[Instructions to follow]
Going line by line through the data below, report how many lines include the word "rhamnulose", with nothing added.
*** Records for this exercise ***
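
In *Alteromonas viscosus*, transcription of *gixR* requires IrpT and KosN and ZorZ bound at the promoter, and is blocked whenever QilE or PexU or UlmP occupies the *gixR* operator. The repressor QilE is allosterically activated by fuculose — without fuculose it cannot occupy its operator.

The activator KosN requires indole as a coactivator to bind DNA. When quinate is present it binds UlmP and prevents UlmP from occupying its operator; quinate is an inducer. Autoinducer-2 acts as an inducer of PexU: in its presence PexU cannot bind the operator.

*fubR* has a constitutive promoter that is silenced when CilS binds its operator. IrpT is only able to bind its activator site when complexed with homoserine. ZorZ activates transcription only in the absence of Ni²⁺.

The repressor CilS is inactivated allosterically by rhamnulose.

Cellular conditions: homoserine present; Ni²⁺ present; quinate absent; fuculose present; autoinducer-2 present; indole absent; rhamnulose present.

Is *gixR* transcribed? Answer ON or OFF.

Fuculose is present, so QilE is active.
Homoserine is present, so IrpT is active.
Indole is absent, so KosN is inactive.
Ni²⁺ is present, so ZorZ is inactive.
Autoinducer-2 is present, so PexU is inactive.
Quinate is absent, so UlmP is active.
With repressor QilE bound, *gixR* is not transcribed.

OFF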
*** End of Records for this exercise ***
[Result for this task]
2